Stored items
=======
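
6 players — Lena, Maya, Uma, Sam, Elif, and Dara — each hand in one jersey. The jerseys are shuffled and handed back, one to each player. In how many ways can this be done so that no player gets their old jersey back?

265

Count assignments avoiding every fixed point. For any j of the 6 players fixed to their old jersey, the other 6−j can be arranged in (6−j)! ways.
By inclusion–exclusion this is Σ_{j=0}^{6} (−1)^j C(6,j)·(6−j)!.
Computing: 720 − 720 + 360 − 120 + 30 − 6 + 1 = 265.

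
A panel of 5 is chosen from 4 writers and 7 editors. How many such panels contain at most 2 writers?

371

Split by how many writers are chosen (0 through 2).
Sum: C(4,0)·C(7,5) + C(4,1)·C(7,4) + C(4,2)·C(7,3) = 21 + 140 + 210 = 371.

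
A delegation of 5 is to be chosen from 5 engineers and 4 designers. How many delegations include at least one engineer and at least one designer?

With no constraint there are C(9,5) = 126 possible selections.
Subtract selections that omit an entire group: no engineers → C(4,5) = 0; no designers → C(5,5) = 1.
Both groups omitted at once is impossible, so 126 − 1 = 125.

125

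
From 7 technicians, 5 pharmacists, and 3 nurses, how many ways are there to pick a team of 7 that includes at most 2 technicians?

Split by how many technicians are chosen (0 through 2).
Sum: C(7,0)·C(8,7) + C(7,1)·C(8,6) + C(7,2)·C(8,5) = 8 + 196 + 1176 = 1380.

1380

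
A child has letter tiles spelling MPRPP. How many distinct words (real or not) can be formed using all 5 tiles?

20

The 5 letters of MPRPP have repeats: P appearing 3 times.
Dividing 5! = 120 by 3! = 6 for the repeated letters gives 20.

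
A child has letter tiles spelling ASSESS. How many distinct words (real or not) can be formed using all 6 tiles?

The 6 letters of ASSESS have repeats: S appearing 4 times.
So there are 6! / (4!) = 30 distinguishable arrangements.

30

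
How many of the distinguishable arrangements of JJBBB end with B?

6

Fix B in the last position and arrange the remaining 4 letters.
Those 4 letters have B appearing twice and J appearing twice, giving (4)!/(2!·2!) = 6.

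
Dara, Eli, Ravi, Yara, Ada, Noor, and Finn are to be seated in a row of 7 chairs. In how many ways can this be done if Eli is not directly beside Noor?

3600

There are 7! = 5040 arrangements in all. If Eli and Noor are adjacent, merging them into one block gives 2·(6)! = 1440 arrangements.
So 5040 − 1440 = 3600 arrangements keep them apart.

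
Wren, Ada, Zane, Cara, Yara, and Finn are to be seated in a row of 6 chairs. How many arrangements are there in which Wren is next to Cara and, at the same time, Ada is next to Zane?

96

Treat {Wren,Cara} as one block (2 orders) and {Ada,Zane} as another (2 orders).
That leaves 4 units to arrange: 2 × 2 × 4! = 4 × 24 = 96.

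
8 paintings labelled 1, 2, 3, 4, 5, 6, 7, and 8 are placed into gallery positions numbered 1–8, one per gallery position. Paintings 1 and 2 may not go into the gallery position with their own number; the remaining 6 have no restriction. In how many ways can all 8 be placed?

Let Aᵢ (for i ∈ {1, 2}) be the placements that put painting i in its forbidden gallery position. Any j of these fix j positions, leaving (8−j)! ways to fill the rest, and there are C(2,j) ways to pick which j.
By inclusion–exclusion, the number of valid placements is Σ_{j=0}^{2} (−1)^j C(2,j)·(8−j)!.
Computing: 40320 − 10080 + 720 = 30960.

30960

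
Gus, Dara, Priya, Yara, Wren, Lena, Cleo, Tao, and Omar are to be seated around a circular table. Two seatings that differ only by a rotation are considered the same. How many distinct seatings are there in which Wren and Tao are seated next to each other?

10080

Glue Wren and Tao into a block (2 internal orders). Seating 8 units around a circle gives (7)! arrangements.
So 2 × (7)! = 2 × 5040 = 10080.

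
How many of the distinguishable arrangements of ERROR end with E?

4

With the last slot taken by E, it remains to arrange the other 4 letters (RROR).
Those 4 letters have R appearing 3 times, giving (4)!/(3!) = 4.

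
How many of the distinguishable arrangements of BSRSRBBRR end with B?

420

Fix B in the last position and arrange the remaining 8 letters.
Those 8 letters have B appearing twice, R appearing 4 times, and S appearing twice, giving (8)!/(4!·2!·2!) = 420.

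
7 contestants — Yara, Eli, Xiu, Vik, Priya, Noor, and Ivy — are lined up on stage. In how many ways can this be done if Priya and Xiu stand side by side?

1440

Place the 5 others and the Priya-Xiu pair as 6 objects in a line; the pair has 2 internal arrangements.
So the count is 2·(6)! = 1440.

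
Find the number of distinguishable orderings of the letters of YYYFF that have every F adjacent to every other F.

Treat the 2 copies of F as a single block. The multiset to arrange is then {FF, Y, Y, Y}, 4 items in all.
That gives (4)!/(3!) = 4 arrangements.

4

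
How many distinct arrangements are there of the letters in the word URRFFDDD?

1680

URRFFDDD has 8 letters with D appearing 3 times, F appearing twice, and R appearing twice.
Dividing 8! = 40320 by 3!·2!·2! = 24 for the repeated letters gives 1680.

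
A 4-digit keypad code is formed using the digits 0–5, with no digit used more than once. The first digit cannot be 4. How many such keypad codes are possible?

The first digit has 6−1 = 5 choices (anything except 4).
The remaining 3 digits are filled from the other 5 symbols without repetition: 5 × 4 × 3 = 60.
Total: 5 × 60 = 300.

300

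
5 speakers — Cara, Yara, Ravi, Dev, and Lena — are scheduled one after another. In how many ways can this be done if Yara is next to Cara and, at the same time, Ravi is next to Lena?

Treat {Yara,Cara} as one block (2 orders) and {Ravi,Lena} as another (2 orders).
That leaves 3 units to arrange: 2 × 2 × 3! = 4 × 6 = 24.

24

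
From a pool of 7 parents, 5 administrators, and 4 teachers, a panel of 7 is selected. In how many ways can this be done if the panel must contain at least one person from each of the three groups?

10283

With no constraint there are C(16,7) = 11440 possible selections.
Selections missing a whole group: no parents → C(9,7) = 36; no administrators → C(11,7) = 330; no teachers → C(12,7) = 792.
Add back selections omitting two groups (i.e. drawn from a single group): C(7,7) + C(5,7) + C(4,7) = 1.
By inclusion–exclusion: 11440 − 1158 + 1 = 10283.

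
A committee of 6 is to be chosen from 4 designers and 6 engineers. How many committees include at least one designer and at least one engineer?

Total 6-person selections from all 10: C(10,6) = 210.
Selections missing a whole group: no designers → C(6,6) = 1; no engineers → C(4,6) = 0.
Both groups omitted at once is impossible, so 210 − 1 = 209.

209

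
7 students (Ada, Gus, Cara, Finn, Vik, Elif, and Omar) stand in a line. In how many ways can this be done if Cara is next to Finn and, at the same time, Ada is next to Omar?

Treat {Cara,Finn} as one block (2 orders) and {Ada,Omar} as another (2 orders).
That leaves 5 units to arrange: 2 × 2 × 5! = 4 × 120 = 480.

480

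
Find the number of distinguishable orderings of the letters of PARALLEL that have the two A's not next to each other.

2520

Total arrangements of PARALLEL: 8!/(3!·2!) = 3360.
Arrangements with the A's together: treat AA as one letter, giving (7)!/(3!) = 840.
Subtracting, 3360 − 840 = 2520 arrangements keep the A's apart.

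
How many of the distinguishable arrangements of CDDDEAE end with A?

60

Fix A in the last position and arrange the remaining 6 letters.
Those 6 letters have D appearing 3 times and E appearing twice, giving (6)!/(3!·2!) = 60.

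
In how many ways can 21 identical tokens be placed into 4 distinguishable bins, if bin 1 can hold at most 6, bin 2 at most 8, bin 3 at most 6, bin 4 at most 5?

35

Ignoring the caps, the number of non-negative solutions to x_1+…+x_4 = 21 is C(24,3) = 2024.
Subtract solutions that violate a single cap (substitute x_i' = x_i − (cap_i+1)): x_1 ≥ 7 gives C(17,3) = 680; x_2 ≥ 9 gives C(15,3) = 455; x_3 ≥ 7 gives C(17,3) = 680; x_4 ≥ 6 gives C(18,3) = 816. Together 2631.
Add back pairs where two caps are both exceeded: 56 + 120 + 165 + 56 + 84 + 165 = 646.
Subtract triples: 0 + 0 + 4 + 0 = 4.
By inclusion–exclusion the count is 2024 − 2631 + 646 − 4 = 35.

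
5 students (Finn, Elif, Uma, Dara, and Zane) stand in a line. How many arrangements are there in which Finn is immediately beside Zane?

Glue Finn and Zane into one block (2 internal orders), leaving 4 units to arrange in a row.
So the count is 2·(4)! = 48.

48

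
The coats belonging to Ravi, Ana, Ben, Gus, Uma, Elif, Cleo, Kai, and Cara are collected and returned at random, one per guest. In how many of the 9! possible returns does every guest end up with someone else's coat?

This is the derangement count D_9: permutations of 9 items with no fixed point.
By inclusion–exclusion this is Σ_{j=0}^{9} (−1)^j C(9,j)·(9−j)!.
Computing: 362880 − 362880 + 181440 − 60480 + 15120 − 3024 + 504 − 72 + 9 − 1 = 133496.

133496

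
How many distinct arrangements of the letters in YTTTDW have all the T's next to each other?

24

Treat the 3 copies of T as a single block. The multiset to arrange is then {TTT, D, W, Y}, 4 items in all.
All 4 items are distinct, so there are (4)! = 24 arrangements.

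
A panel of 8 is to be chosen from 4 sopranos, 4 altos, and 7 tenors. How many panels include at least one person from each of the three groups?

6104

With no constraint there are C(15,8) = 6435 possible selections.
Subtract selections that omit an entire group: no sopranos → C(11,8) = 165; no altos → C(11,8) = 165; no tenors → C(8,8) = 1.
Add back selections omitting two groups (i.e. drawn from a single group): C(4,8) + C(4,8) + C(7,8) = 0.
By inclusion–exclusion: 6435 − 331 + 0 = 6104.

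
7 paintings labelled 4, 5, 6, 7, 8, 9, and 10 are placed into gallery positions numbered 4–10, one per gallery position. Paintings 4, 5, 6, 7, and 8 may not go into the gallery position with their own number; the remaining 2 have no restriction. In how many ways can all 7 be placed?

Let Aᵢ (for 4 ≤ i ≤ 8) be the placements that put painting i in its forbidden gallery position. Any j of these fix j positions, leaving (7−j)! ways to fill the rest, and there are C(5,j) ways to pick which j.
By inclusion–exclusion, the number of valid placements is Σ_{j=0}^{5} (−1)^j C(5,j)·(7−j)!.
Computing: 5040 − 3600 + 1200 − 240 + 30 − 2 = 2428.

2428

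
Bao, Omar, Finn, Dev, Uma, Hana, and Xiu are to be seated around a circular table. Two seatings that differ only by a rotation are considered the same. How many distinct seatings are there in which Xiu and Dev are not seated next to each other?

All circular seatings of 7 people number (6)! = 720.
Seatings with Xiu beside Dev: treat them as a block with 2 internal orders, giving 2 × (5)! = 240.
Subtracting, 720 − 240 = 480.

480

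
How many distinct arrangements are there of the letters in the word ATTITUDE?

6720

Letter multiplicities in ATTITUDE: A×1, D×1, E×1, I×1, T×3, U×1.
So there are 8! / (3!) = 6720 distinguishable arrangements.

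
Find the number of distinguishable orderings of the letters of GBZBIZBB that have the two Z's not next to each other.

630

There are 8!/(4!·2!) = 840 arrangements of GBZBIZBB in total.
If the two Z's are adjacent, glue them into one block, leaving 7 items to arrange: (7)!/(4!) = 210 ways.
Hence 840 − 210 = 630.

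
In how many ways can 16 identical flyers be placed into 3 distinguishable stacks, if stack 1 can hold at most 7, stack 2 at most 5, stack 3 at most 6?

Without the upper bounds there are C(18,2) = 153 ways to split 16 among 3 stacks.
Subtract solutions that violate a single cap (substitute x_i' = x_i − (cap_i+1)): x_1 ≥ 8 gives C(10,2) = 45; x_2 ≥ 6 gives C(12,2) = 66; x_3 ≥ 7 gives C(11,2) = 55. Together 166.
Add back pairs where two caps are both exceeded: 6 + 3 + 10 = 19.
By inclusion–exclusion the count is 153 − 166 + 19 = 6.

6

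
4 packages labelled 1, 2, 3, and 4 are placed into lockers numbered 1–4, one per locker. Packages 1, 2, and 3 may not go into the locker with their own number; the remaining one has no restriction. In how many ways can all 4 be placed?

11

Let Aᵢ (for i ∈ {1, 2, 3}) be the placements that put package i in its forbidden locker. Any j of these fix j positions, leaving (4−j)! ways to fill the rest, and there are C(3,j) ways to pick which j.
By inclusion–exclusion, the number of valid placements is Σ_{j=0}^{3} (−1)^j C(3,j)·(4−j)!.
Computing: 24 − 18 + 6 − 1 = 11.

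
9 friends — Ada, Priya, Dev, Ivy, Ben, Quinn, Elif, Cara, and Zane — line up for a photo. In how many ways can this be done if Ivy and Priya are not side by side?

Of the 9! = 362880 arrangements, those with Ivy and Priya adjacent number 2 × 8! = 80640 (treat the pair as a block with 2 internal orders).
So 362880 − 80640 = 282240 arrangements keep them apart.

282240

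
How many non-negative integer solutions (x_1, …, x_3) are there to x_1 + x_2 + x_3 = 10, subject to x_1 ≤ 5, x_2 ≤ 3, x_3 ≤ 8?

21

Without the upper bounds there are C(12,2) = 66 ways to split 10 among 3 variables.
Subtract solutions that violate a single cap (substitute x_i' = x_i − (cap_i+1)): x_1 ≥ 6 gives C(6,2) = 15; x_2 ≥ 4 gives C(8,2) = 28; x_3 ≥ 9 gives C(3,2) = 3. Together 46.
Add back pairs where two caps are both exceeded: 1 + 0 + 0 = 1.
By inclusion–exclusion the count is 66 − 46 + 1 = 21.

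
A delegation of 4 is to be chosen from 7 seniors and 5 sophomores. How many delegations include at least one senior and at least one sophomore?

Total 4-person selections from all 12: C(12,4) = 495.
Subtract selections that omit an entire group: no seniors → C(5,4) = 5; no sophomores → C(7,4) = 35.
Both groups omitted at once is impossible, so 495 − 40 = 455.

455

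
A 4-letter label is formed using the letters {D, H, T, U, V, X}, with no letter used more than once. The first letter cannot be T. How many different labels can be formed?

The first letter has 6−1 = 5 choices (anything except T).
The remaining 3 letters are filled from the other 5 symbols without repetition: 5 × 4 × 3 = 60.
Total: 5 × 60 = 300.

300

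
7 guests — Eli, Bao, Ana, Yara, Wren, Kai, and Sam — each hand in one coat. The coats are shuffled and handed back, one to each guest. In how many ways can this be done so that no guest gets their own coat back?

Count assignments avoiding every fixed point. For any j of the 7 guests fixed to their own coat, the other 7−j can be arranged in (7−j)! ways.
By inclusion–exclusion this is Σ_{j=0}^{7} (−1)^j C(7,j)·(7−j)!.
Computing: 5040 − 5040 + 2520 − 840 + 210 − 42 + 7 − 1 = 1854.

1854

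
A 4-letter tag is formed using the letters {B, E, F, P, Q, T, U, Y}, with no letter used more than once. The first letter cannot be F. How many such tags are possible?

1470

The first letter has 8−1 = 7 choices (anything except F).
The remaining 3 letters are filled from the other 7 symbols without repetition: 7 × 6 × 5 = 210.
Total: 7 × 210 = 1470.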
=======
◆ Exercise requirements: Nothing should appear in the answer except the lines from the one with "7 guests — Eli, Bao, Ana, Yara, Wren, Kai, and" through the final line of the records, written exactly.

◆ Final answer:
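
7 guests — Eli, Bao, Ana, Yara, Wren, Kai, and Sam — each hand in one coat. The coats are shuffled and handed back, one to each guest. In how many ways can this be done so that no guest gets their own coat back?

Count assignments avoiding every fixed point. For any j of the 7 guests fixed to their own coat, the other 7−j can be arranged in (7−j)! ways.
By inclusion–exclusion this is Σ_{j=0}^{7} (−1)^j C(7,j)·(7−j)!.
Computing: 5040 − 5040 + 2520 − 840 + 210 − 42 + 7 − 1 = 1854.

1854

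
A 4-letter tag is formed using the letters {B, E, F, P, Q, T, U, Y}, with no letter used more than once. The first letter cannot be F. How many such tags are possible?

1470

The first letter has 8−1 = 7 choices (anything except F).
The remaining 3 letters are filled from the other 7 symbols without repetition: 7 × 6 × 5 = 210.
Total: 7 × 210 = 1470.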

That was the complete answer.